"""
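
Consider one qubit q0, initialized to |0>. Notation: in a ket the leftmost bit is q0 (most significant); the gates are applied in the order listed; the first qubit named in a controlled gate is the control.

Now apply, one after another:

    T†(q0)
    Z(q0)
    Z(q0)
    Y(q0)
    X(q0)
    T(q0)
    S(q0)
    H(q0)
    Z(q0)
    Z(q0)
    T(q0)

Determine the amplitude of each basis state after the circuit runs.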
"""
■ **What the task asks**
Your reply must repeat the entries above exactly and in full.

■ **Solution to the problem**
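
Consider one qubit q0, initialized to |0>. Notation: in a ket the leftmost bit is q0 (most significant); the gates are applied in the order listed; the first qubit named in a controlled gate is the control.

Now apply, one after another:

    T†(q0)
    Z(q0)
    Z(q0)
    Y(q0)
    X(q0)
    T(q0)
    S(q0)
    H(q0)
    Z(q0)
    Z(q0)
    T(q0)

Determine the amplitude of each basis state after the circuit runs.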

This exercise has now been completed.